**Assigned task:** In the records that follow, the lines from the one containing "(15,8) — (12,16)" to the one containing "(2,6) — (12,12)", inclusive, are to be given again exactly.

(Items from a data source)
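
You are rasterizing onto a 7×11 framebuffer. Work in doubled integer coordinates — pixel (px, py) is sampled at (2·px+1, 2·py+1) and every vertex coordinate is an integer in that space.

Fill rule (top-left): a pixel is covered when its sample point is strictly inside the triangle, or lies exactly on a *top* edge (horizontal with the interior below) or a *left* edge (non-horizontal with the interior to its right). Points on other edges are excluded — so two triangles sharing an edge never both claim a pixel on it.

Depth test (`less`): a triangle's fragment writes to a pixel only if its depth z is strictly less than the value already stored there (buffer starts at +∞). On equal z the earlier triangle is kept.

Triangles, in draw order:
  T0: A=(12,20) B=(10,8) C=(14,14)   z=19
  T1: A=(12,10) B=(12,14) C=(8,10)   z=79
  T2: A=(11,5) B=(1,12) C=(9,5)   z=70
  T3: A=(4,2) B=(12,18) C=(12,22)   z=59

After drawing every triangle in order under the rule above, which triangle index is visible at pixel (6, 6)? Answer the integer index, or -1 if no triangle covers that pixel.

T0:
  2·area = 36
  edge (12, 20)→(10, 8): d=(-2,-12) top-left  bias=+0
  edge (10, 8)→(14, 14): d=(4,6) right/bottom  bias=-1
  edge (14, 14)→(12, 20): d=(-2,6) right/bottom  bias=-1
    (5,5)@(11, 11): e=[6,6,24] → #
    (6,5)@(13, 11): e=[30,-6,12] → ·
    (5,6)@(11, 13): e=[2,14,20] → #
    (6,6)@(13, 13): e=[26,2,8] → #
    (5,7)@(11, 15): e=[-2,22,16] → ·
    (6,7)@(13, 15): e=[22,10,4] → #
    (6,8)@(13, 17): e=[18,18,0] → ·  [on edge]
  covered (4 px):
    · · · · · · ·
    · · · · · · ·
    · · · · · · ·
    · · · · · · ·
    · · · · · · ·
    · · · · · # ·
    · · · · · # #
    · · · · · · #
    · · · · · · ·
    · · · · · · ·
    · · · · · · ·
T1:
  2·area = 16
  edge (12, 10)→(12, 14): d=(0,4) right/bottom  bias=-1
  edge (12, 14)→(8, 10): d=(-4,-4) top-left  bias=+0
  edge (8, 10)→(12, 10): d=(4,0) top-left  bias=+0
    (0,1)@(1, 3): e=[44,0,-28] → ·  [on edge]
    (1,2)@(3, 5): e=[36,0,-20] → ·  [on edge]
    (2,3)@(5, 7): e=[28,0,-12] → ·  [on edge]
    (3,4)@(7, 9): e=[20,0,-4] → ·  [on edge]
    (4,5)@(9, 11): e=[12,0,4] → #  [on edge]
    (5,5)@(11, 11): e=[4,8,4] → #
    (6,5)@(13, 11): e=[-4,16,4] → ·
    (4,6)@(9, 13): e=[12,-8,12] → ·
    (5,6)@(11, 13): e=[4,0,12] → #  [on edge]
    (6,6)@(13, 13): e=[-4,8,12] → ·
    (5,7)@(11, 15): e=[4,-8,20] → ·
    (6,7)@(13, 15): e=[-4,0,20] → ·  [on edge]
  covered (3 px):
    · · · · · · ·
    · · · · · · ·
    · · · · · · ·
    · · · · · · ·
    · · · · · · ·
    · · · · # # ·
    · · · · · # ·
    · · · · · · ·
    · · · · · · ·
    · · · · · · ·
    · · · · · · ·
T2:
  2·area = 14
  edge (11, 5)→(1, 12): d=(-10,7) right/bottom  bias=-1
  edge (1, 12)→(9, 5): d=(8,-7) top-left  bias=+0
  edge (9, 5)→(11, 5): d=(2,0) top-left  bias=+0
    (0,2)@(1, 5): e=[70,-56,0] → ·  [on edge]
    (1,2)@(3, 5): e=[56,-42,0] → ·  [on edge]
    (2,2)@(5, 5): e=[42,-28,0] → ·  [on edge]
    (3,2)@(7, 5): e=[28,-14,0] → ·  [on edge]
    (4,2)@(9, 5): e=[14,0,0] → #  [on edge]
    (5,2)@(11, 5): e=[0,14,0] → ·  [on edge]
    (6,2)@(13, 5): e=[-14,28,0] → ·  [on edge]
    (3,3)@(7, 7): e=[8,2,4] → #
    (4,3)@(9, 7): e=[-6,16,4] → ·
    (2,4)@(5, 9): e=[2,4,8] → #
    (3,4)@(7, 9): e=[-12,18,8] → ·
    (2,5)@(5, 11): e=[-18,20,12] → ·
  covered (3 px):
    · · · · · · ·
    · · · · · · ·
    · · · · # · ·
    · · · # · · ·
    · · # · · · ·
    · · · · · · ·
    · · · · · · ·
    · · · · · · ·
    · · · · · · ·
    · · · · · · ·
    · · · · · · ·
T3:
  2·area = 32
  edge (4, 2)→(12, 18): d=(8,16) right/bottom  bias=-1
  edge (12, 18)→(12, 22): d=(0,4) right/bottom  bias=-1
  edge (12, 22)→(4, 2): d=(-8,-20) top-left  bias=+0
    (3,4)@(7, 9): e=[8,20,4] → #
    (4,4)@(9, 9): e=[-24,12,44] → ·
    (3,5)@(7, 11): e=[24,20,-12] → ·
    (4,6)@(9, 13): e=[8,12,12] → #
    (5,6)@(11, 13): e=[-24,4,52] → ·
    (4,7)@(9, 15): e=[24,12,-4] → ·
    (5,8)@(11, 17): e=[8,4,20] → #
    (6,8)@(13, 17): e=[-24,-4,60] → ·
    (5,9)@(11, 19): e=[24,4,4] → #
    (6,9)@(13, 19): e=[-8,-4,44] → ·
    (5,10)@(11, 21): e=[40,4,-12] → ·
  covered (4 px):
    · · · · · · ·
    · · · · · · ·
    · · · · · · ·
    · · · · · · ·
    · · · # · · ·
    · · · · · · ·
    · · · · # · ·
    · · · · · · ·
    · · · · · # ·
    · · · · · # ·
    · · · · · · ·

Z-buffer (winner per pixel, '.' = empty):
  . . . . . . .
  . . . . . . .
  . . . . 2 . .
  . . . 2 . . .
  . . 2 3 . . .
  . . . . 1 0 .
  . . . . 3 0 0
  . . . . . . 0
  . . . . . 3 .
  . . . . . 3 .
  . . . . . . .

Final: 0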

---

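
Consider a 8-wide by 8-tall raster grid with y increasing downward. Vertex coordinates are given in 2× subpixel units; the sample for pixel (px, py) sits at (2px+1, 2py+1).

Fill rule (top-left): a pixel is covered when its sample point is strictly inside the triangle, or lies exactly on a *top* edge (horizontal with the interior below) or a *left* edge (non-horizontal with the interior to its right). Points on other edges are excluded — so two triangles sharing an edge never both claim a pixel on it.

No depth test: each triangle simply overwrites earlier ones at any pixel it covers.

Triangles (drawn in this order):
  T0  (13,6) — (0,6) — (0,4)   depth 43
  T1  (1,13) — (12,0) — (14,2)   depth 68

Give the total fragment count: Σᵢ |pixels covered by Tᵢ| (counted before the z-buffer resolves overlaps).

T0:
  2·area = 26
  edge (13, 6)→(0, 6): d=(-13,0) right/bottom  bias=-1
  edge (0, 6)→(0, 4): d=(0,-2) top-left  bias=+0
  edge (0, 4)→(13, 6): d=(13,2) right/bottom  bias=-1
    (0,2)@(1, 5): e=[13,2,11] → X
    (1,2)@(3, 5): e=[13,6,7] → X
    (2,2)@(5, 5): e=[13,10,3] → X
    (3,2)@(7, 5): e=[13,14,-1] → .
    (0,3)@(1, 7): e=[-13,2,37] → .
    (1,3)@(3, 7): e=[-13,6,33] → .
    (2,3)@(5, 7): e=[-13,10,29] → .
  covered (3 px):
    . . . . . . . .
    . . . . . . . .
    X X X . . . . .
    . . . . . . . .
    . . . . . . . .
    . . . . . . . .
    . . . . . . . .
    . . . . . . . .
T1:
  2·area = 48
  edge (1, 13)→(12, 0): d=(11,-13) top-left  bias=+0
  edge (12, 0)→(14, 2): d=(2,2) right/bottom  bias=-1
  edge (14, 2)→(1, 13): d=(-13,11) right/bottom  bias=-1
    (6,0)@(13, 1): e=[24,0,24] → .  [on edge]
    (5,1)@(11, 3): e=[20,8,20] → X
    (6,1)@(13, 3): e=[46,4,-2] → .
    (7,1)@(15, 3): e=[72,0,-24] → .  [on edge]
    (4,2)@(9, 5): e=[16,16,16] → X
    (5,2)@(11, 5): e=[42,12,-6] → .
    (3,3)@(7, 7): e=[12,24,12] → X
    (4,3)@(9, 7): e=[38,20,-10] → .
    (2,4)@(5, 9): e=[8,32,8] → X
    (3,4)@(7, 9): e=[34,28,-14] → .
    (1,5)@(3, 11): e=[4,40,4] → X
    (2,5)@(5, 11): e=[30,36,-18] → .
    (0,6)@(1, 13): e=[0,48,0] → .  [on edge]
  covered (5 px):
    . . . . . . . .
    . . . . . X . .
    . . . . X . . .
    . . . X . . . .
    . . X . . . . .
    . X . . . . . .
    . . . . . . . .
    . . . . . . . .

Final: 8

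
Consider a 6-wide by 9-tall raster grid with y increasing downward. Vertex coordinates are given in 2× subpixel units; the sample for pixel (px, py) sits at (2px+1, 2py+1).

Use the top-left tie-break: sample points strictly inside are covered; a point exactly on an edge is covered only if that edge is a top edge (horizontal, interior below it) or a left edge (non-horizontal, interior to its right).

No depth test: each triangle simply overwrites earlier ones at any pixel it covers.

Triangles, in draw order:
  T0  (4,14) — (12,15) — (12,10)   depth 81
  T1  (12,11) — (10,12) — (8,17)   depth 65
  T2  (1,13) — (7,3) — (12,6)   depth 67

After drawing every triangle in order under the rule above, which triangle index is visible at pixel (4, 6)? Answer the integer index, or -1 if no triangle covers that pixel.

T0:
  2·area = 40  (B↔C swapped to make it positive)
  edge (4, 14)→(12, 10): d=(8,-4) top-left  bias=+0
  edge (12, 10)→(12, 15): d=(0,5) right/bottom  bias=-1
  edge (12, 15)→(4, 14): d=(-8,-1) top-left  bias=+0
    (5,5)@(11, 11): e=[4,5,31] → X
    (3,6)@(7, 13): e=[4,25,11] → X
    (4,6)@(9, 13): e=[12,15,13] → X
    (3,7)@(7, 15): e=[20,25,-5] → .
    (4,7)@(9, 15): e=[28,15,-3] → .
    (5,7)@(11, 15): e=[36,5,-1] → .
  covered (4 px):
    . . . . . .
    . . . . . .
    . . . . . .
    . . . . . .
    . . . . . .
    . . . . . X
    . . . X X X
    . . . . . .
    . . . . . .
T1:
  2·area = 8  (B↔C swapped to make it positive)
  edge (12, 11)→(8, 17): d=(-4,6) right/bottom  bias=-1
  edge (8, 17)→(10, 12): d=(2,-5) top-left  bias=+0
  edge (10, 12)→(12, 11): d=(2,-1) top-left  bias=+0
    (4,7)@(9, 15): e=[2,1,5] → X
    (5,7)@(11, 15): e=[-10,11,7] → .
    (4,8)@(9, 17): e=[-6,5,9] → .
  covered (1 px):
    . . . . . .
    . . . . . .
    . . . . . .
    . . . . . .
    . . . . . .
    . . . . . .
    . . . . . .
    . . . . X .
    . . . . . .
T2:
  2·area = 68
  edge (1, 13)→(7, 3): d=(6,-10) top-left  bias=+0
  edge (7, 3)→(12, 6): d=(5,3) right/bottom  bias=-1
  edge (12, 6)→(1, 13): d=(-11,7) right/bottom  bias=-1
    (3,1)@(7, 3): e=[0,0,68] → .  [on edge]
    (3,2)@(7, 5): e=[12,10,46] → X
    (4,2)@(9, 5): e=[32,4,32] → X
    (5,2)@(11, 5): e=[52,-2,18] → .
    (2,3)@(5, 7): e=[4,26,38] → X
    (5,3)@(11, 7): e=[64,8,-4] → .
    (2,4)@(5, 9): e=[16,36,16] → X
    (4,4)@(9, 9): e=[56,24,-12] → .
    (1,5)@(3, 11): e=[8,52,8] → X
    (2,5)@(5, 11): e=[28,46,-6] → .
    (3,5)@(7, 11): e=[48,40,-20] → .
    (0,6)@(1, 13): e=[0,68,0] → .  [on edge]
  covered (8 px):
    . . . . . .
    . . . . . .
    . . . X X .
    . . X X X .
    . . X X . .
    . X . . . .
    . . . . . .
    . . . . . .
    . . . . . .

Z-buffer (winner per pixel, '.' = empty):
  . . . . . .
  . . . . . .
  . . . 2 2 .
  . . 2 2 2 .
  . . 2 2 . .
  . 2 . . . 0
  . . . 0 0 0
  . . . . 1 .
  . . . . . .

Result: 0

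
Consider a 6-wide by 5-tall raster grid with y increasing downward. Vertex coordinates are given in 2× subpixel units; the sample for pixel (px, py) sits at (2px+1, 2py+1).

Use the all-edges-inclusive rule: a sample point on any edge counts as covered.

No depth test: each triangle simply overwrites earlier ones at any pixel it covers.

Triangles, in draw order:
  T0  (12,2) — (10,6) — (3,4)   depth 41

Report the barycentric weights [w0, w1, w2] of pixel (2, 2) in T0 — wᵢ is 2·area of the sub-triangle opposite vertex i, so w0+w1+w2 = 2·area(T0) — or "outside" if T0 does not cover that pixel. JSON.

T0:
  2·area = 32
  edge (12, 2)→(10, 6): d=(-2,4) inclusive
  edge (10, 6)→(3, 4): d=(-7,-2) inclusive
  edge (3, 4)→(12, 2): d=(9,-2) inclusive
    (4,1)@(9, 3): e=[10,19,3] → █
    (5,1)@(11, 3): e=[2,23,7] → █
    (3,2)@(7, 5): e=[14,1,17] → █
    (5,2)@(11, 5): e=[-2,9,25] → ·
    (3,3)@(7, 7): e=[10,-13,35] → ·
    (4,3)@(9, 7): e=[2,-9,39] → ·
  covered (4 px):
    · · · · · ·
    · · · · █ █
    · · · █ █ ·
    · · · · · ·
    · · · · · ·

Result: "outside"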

* * *

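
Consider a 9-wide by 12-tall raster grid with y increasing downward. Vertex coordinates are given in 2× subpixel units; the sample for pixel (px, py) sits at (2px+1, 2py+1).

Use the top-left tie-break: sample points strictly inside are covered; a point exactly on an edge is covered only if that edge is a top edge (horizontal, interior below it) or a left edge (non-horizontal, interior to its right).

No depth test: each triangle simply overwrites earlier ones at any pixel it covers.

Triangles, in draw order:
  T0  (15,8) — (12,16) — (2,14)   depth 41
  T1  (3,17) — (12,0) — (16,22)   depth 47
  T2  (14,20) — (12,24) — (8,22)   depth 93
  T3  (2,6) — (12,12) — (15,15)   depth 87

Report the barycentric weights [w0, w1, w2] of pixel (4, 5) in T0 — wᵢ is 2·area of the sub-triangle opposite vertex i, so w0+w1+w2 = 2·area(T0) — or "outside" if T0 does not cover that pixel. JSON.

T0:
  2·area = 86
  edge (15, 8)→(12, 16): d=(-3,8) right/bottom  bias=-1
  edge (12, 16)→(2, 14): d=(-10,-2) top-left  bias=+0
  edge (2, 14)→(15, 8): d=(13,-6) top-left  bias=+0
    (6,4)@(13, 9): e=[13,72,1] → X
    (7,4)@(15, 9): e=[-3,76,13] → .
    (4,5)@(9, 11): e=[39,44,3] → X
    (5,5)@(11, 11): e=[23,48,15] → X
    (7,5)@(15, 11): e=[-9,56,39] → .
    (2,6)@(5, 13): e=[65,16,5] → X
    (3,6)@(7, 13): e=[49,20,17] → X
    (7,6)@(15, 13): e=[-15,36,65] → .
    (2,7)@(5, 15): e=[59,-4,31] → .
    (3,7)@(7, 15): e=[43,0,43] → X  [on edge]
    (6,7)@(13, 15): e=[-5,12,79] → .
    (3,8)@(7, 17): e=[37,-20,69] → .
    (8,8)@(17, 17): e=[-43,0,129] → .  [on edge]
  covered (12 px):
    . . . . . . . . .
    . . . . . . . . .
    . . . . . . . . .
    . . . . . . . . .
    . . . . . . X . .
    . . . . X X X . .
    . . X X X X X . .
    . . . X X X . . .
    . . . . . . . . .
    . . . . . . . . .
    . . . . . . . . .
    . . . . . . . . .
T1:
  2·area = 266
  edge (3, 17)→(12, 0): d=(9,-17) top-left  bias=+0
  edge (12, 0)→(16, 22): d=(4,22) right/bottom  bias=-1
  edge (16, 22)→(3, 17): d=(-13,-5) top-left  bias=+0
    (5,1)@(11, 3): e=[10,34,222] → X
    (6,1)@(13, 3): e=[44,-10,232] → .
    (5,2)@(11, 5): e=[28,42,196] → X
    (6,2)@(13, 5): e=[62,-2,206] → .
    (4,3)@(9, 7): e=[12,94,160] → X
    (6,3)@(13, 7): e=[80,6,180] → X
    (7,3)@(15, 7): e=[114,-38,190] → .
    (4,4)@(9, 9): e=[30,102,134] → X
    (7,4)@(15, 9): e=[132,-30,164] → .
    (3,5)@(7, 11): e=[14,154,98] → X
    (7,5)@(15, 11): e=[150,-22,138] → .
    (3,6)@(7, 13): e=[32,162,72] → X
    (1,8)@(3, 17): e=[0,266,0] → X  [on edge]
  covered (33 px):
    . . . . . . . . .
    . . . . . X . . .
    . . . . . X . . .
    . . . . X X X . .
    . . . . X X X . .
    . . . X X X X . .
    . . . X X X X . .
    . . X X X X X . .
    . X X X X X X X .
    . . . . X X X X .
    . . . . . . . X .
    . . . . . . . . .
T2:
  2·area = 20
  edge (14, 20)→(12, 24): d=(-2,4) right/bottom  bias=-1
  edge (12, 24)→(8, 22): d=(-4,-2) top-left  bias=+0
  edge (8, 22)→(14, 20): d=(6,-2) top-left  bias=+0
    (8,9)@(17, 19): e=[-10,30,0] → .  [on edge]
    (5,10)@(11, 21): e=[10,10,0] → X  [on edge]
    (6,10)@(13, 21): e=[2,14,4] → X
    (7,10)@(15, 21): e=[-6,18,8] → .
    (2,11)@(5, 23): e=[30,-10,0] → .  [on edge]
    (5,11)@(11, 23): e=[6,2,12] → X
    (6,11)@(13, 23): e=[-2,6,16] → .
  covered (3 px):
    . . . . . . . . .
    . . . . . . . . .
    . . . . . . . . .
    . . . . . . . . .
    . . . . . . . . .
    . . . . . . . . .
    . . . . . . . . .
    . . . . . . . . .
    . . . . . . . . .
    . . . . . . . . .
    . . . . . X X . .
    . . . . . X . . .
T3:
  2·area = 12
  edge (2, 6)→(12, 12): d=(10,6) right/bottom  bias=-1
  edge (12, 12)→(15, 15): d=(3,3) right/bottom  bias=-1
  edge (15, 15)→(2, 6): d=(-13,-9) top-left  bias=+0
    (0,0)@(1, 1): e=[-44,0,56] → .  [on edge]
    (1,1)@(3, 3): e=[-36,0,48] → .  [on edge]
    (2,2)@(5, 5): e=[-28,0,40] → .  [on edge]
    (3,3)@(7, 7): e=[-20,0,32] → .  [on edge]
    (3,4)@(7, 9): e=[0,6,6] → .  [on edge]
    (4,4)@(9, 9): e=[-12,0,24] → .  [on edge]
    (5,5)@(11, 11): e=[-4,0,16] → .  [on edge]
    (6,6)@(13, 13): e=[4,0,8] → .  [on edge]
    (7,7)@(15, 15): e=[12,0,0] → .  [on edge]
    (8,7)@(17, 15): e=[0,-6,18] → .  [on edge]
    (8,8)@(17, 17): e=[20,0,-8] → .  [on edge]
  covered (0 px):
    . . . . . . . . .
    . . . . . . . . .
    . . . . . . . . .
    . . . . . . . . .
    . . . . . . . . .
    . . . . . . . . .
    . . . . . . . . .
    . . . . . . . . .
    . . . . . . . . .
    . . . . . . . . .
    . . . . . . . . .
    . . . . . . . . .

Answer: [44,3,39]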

**Output of the exercise:**
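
  T0  (15,8) — (12,16) — (2,14)   depth 41
  T1  (3,17) — (12,0) — (16,22)   depth 47
  T2  (14,20) — (12,24) — (8,22)   depth 93
  T3  (2,6) — (12,12) — (15,15)   depth 87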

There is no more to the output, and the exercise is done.